(Instructions for the task): Show, from the entries below, every line in which "sqrt" appears.

(Data supplied):
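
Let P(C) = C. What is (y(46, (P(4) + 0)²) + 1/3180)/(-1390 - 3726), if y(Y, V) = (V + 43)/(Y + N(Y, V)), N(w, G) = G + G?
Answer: -31283/211495440 ≈ -0.00014791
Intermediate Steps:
N(w, G) = 2*G
y(Y, V) = (43 + V)/(Y + 2*V) (y(Y, V) = (V + 43)/(Y + 2*V) = (43 + V)/(Y + 2*V))
(y(46, (P(4) + 0)²) + 1/3180)/(-1390 - 3726) = ((43 + (4 + 0)²)/(46 + 2*(4 + 0)²) + 1/3180)/(-1390 - 3726) = ((43 + 4²)/(46 + 2*4²) + 1/3180)/(-5116) = ((43 + 16)/(46 + 2*16) + 1/3180)*(-1/5116) = (59/(46 + 32) + 1/3180)*(-1/5116) = (59/78 + 1/3180)*(-1/5116) = (31283/41340)*(-1/5116) = -31283/211495440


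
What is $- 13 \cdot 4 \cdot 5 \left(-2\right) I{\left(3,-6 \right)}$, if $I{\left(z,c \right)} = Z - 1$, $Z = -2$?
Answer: $-1560$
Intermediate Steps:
$I{\left(z,c \right)} = -3$ ($I{\left(z,c \right)} = -2 - 1 = -3$)
$- 13 \cdot 4 \cdot 5 \left(-2\right) I{\left(3,-6 \right)} = - 13 \cdot 4 \cdot 5 \left(-2\right) \left(-3\right) = - 13 \cdot 20 \left(-2\right) \left(-3\right) = \left(-13\right) \left(-40\right) \left(-3\right) = 520 \left(-3\right) = -1560$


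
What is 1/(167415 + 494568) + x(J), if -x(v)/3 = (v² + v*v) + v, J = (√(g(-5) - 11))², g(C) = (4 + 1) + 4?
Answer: -11915693/661983 ≈ -18.000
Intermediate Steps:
g(C) = 9 (g(C) = 5 + 4 = 9)
J = -2 (J = (√(9 - 11))² = (√(-2))² = (I*√2)² = -2)
x(v) = -6*v² - 3*v (x(v) = -3*((v² + v*v) + v) = -3*((v² + v²) + v) = -3*(2*v² + v) = -3*(v + 2*v²) = -6*v² - 3*v)
1/(167415 + 494568) + x(J) = 1/(167415 + 494568) - 3*(-2)*(1 + 2*(-2)) = 1/661983 - 3*(-2)*(1 - 4) = 1/661983 - 3*(-2)*(-3) = 1/661983 - 18 = -11915693/661983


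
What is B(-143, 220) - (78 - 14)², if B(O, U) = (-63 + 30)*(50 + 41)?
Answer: -7099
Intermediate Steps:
B(O, U) = -3003 (B(O, U) = -33*91 = -3003)
B(-143, 220) - (78 - 14)² = -3003 - (78 - 14)² = -3003 - 1*64² = -3003 - 1*4096 = -3003 - 4096 = -7099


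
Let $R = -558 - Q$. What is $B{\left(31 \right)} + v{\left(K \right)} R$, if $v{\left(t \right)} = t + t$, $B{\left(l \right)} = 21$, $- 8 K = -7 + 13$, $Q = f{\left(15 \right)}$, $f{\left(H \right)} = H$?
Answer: $\frac{1761}{2} \approx 880.5$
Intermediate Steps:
$Q = 15$
$K = - \frac{3}{4}$ ($K = - \frac{-7 + 13}{8} = \left(- \frac{1}{8}\right) 6 = - \frac{3}{4} \approx -0.75$)
$R = -573$ ($R = -558 - 15 = -573$)
$v{\left(t \right)} = 2 t$
$B{\left(31 \right)} + v{\left(K \right)} R = 21 + 2 \left(- \frac{3}{4}\right) \left(-573\right) = 21 - - \frac{1719}{2} = 21 + \frac{1719}{2} = \frac{1761}{2}$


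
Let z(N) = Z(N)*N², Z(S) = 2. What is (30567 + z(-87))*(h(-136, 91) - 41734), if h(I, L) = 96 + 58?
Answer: -1900413900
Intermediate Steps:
z(N) = 2*N²
h(I, L) = 154
(30567 + z(-87))*(h(-136, 91) - 41734) = (30567 + 2*(-87)²)*(154 - 41734) = (30567 + 2*7569)*(-41580) = (30567 + 15138)*(-41580) = 45705*(-41580) = -1900413900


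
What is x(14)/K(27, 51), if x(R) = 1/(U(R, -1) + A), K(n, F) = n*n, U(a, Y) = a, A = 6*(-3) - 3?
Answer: -1/5103 ≈ -0.00019596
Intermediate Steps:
A = -21 (A = -18 - 3 = -21)
K(n, F) = n**2
x(R) = 1/(-21 + R) (x(R) = 1/(R - 21) = 1/(-21 + R))
x(14)/K(27, 51) = 1/((-21 + 14)*(27**2)) = 1/(-7*729) = -1/7*1/729 = -1/5103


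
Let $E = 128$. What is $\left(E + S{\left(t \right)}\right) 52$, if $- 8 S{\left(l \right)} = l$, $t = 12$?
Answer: $6578$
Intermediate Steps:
$S{\left(l \right)} = - \frac{l}{8}$
$\left(E + S{\left(t \right)}\right) 52 = \left(128 - \frac{3}{2}\right) 52 = \frac{253}{2} \cdot 52 = 6578$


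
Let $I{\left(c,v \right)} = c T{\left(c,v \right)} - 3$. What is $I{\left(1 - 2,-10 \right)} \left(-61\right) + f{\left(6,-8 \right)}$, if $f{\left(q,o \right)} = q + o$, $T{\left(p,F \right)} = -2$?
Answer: $59$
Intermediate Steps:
$I{\left(c,v \right)} = -3 - 2 c$ ($I{\left(c,v \right)} = c \left(-2\right) - 3 = - 2 c - 3 = -3 - 2 c$)
$f{\left(q,o \right)} = o + q$
$I{\left(1 - 2,-10 \right)} \left(-61\right) + f{\left(6,-8 \right)} = \left(-3 - 2 \left(1 - 2\right)\right) \left(-61\right) + \left(-8 + 6\right) = \left(-3 - 2 \left(1 - 2\right)\right) \left(-61\right) - 2 = \left(-3 - -2\right) \left(-61\right) - 2 = \left(-3 + 2\right) \left(-61\right) - 2 = \left(-1\right) \left(-61\right) - 2 = 61 - 2 = 59$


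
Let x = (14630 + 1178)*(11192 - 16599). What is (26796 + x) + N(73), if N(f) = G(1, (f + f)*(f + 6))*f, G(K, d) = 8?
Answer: -85446476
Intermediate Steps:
N(f) = 8*f
x = -85473856 (x = 15808*(-5407) = -85473856)
(26796 + x) + N(73) = (26796 - 85473856) + 8*73 = -85447060 + 584 = -85446476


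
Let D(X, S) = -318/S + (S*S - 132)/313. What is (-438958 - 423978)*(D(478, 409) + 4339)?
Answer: -538239217979120/128017 ≈ -4.2044e+9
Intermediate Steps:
D(X, S) = -132/313 - 318/S + S**2/313 (D(X, S) = -318/S + (S**2 - 132)*(1/313) = -318/S + (-132 + S**2)*(1/313) = -318/S + (-132/313 + S**2/313) = -132/313 - 318/S + S**2/313)
(-438958 - 423978)*(D(478, 409) + 4339) = (-438958 - 423978)*((1/313)*(-99534 + 409*(-132 + 409**2))/409 + 4339) = -862936*((1/313)*(1/409)*(-99534 + 409*(-132 + 167281)) + 4339) = -862936*((1/313)*(1/409)*(-99534 + 409*167149) + 4339) = -862936*((1/313)*(1/409)*(-99534 + 68363941) + 4339) = -862936*((1/313)*(1/409)*68264407 + 4339) = -862936*(68264407/128017 + 4339) = -862936*623730170/128017 = -538239217979120/128017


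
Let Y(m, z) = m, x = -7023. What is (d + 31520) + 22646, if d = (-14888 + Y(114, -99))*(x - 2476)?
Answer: 140392392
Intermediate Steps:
d = 140338226 (d = (-14888 + 114)*(-7023 - 2476) = -14774*(-9499) = 140338226)
(d + 31520) + 22646 = (140338226 + 31520) + 22646 = 140369746 + 22646 = 140392392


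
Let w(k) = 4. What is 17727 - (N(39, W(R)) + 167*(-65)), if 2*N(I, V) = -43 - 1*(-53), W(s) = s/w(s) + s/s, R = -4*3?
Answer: 28577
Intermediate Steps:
R = -12
W(s) = 1 + s/4 (W(s) = s/4 + s/s = s*(1/4) + 1 = s/4 + 1 = 1 + s/4)
N(I, V) = 5 (N(I, V) = (-43 - 1*(-53))/2 = (-43 + 53)/2 = (1/2)*10 = 5)
17727 - (N(39, W(R)) + 167*(-65)) = 17727 - (5 + 167*(-65)) = 17727 - (5 - 10855) = 17727 - 1*(-10850) = 17727 + 10850 = 28577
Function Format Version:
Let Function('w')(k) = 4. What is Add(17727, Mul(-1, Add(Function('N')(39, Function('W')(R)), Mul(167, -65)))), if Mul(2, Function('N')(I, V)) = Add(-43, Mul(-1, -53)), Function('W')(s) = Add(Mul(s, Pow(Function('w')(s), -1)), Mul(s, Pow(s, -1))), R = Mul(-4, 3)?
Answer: 28577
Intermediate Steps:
R = -12
Function('W')(s) = Add(1, Mul(Rational(1, 4), s)) (Function('W')(s) = Add(Mul(s, Pow(4, -1)), Mul(s, Pow(s, -1))) = Add(Mul(s, Rational(1, 4)), 1) = Add(Mul(Rational(1, 4), s), 1) = Add(1, Mul(Rational(1, 4), s)))
Function('N')(I, V) = 5 (Function('N')(I, V) = Mul(Rational(1, 2), Add(-43, Mul(-1, -53))) = Mul(Rational(1, 2), Add(-43, 53)) = Mul(Rational(1, 2), 10) = 5)
Add(17727, Mul(-1, Add(Function('N')(39, Function('W')(R)), Mul(167, -65)))) = Add(17727, Mul(-1, Add(5, Mul(167, -65)))) = Add(17727, Mul(-1, Add(5, -10855))) = Add(17727, Mul(-1, -10850)) = Add(17727, 10850) = 28577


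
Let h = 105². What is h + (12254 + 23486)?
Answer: 46765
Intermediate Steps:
h = 11025
h + (12254 + 23486) = 11025 + (12254 + 23486) = 11025 + 35740 = 46765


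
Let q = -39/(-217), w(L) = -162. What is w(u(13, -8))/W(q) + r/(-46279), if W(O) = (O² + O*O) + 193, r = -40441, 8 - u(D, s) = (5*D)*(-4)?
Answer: 14622430957/420732524101 ≈ 0.034755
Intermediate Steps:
u(D, s) = 8 + 20*D (u(D, s) = 8 - 5*D*(-4) = 8 - (-20)*D = 8 + 20*D)
q = 39/217 (q = -39*(-1/217) = 39/217 ≈ 0.17972)
W(O) = 193 + 2*O² (W(O) = (O² + O²) + 193 = 2*O² + 193 = 193 + 2*O²)
w(u(13, -8))/W(q) + r/(-46279) = -162/(193 + 2*(39/217)²) - 40441/(-46279) = -162/(193 + 2*(1521/47089)) - 40441*(-1/46279) = -162/(193 + 3042/47089) + 40441/46279 = -162/9091219/47089 + 40441/46279 = -162*47089/9091219 + 40441/46279 = -7628418/9091219 + 40441/46279 = 14622430957/420732524101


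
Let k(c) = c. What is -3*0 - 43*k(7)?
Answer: -301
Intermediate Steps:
-3*0 - 43*k(7) = -3*0 - 43*7 = 0 - 301 = -301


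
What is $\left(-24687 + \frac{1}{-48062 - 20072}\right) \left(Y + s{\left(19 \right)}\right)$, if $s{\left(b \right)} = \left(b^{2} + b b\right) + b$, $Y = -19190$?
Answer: $\frac{1633245361289}{3586} \approx 4.5545 \cdot 10^{8}$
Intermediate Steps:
$s{\left(b \right)} = b + 2 b^{2}$ ($s{\left(b \right)} = \left(b^{2} + b^{2}\right) + b = 2 b^{2} + b = b + 2 b^{2}$)
$\left(-24687 + \frac{1}{-48062 - 20072}\right) \left(Y + s{\left(19 \right)}\right) = \left(-24687 + \frac{1}{-48062 - 20072}\right) \left(-19190 + 19 \left(1 + 2 \cdot 19\right)\right) = \left(-24687 + \frac{1}{-68134}\right) \left(-19190 + 19 \left(1 + 38\right)\right) = \left(-24687 - \frac{1}{68134}\right) \left(-19190 + 19 \cdot 39\right) = - \frac{1682024059 \left(-19190 + 741\right)}{68134} = \left(- \frac{1682024059}{68134}\right) \left(-18449\right) = \frac{1633245361289}{3586}$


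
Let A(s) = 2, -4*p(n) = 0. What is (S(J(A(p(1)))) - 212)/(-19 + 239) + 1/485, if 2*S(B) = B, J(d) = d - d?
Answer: -1026/1067 ≈ -0.96157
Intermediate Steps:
p(n) = 0 (p(n) = -¼*0 = 0)
J(d) = 0
S(B) = B/2
(S(J(A(p(1)))) - 212)/(-19 + 239) + 1/485 = ((½)*0 - 212)/(-19 + 239) + 1/485 = (0 - 212)/220 + 1/485 = -212*1/220 + 1/485 = -53/55 + 1/485 = -1026/1067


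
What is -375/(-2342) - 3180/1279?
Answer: -6967935/2995418 ≈ -2.3262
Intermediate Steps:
-375/(-2342) - 3180/1279 = -375*(-1/2342) - 3180*1/1279 = 375/2342 - 3180/1279 = -6967935/2995418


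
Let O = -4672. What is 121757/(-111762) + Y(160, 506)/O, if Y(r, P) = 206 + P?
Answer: -40526453/32634504 ≈ -1.2418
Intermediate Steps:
121757/(-111762) + Y(160, 506)/O = 121757/(-111762) + (206 + 506)/(-4672) = 121757*(-1/111762) + 712*(-1/4672) = -121757/111762 - 89/584 = -40526453/32634504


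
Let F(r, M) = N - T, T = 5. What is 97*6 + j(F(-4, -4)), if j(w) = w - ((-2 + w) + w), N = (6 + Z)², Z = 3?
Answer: 508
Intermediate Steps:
N = 81 (N = (6 + 3)² = 9² = 81)
F(r, M) = 76 (F(r, M) = 81 - 1*5 = 81 - 5 = 76)
j(w) = 2 - w (j(w) = w - (-2 + 2*w) = w + (2 - 2*w) = 2 - w)
97*6 + j(F(-4, -4)) = 97*6 + (2 - 1*76) = 582 + (2 - 76) = 582 - 74 = 508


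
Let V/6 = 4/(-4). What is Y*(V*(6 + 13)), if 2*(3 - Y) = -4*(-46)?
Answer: 10146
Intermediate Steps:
V = -6 (V = 6*(4/(-4)) = 6*(4*(-¼)) = 6*(-1) = -6)
Y = -89 (Y = 3 - (-2)*(-46) = 3 - ½*184 = 3 - 92 = -89)
Y*(V*(6 + 13)) = -(-534)*(6 + 13) = -(-534)*19 = -89*(-114) = 10146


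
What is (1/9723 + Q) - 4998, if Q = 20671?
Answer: 152388580/9723 ≈ 15673.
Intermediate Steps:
(1/9723 + Q) - 4998 = (1/9723 + 20671) - 4998 = 200984134/9723 - 4998 = 152388580/9723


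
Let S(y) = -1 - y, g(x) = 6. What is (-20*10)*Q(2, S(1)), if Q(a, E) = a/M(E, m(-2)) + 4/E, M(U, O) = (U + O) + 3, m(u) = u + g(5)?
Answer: 320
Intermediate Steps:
m(u) = 6 + u (m(u) = u + 6 = 6 + u)
M(U, O) = 3 + O + U (M(U, O) = (O + U) + 3 = 3 + O + U)
Q(a, E) = 4/E + a/(7 + E) (Q(a, E) = a/(3 + (6 - 2) + E) + 4/E = a/(3 + 4 + E) + 4/E = a/(7 + E) + 4/E = 4/E + a/(7 + E))
(-20*10)*Q(2, S(1)) = (-20*10)*((28 + 4*(-1 - 1*1) + (-1 - 1*1)*2)/((-1 - 1*1)*(7 + (-1 - 1*1)))) = -200*(28 + 4*(-1 - 1) + (-1 - 1)*2)/((-1 - 1)*(7 + (-1 - 1))) = -200*(28 + 4*(-2) - 2*2)/((-2)*(7 - 2)) = -(-100)*(28 - 8 - 4)/5 = -(-100)*16/5 = -200*(-8/5) = 320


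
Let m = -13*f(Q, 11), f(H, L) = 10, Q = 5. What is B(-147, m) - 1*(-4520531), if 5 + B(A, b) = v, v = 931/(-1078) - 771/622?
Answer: 15464712251/3421 ≈ 4.5205e+6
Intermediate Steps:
m = -130 (m = -13*10 = -130)
v = -7195/3421 (v = 931*(-1/1078) - 771*1/622 = -19/22 - 771/622 = -7195/3421 ≈ -2.1032)
B(A, b) = -24300/3421 (B(A, b) = -5 - 7195/3421 = -24300/3421)
B(-147, m) - 1*(-4520531) = -24300/3421 - 1*(-4520531) = -24300/3421 + 4520531 = 15464712251/3421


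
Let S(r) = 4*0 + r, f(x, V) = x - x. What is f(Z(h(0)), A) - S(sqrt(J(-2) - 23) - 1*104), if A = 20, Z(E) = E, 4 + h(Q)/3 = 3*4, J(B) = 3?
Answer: 104 - 2*I*sqrt(5) ≈ 104.0 - 4.4721*I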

(The answer):
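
Let S(r) = 4*0 + r, f(x, V) = x - x. What is f(Z(h(0)), A) - S(sqrt(J(-2) - 23) - 1*104), if A = 20, Z(E) = E, 4 + h(Q)/3 = 3*4, J(B) = 3?
Answer: 104 - 2*I*sqrt(5) ≈ 104.0 - 4.4721*I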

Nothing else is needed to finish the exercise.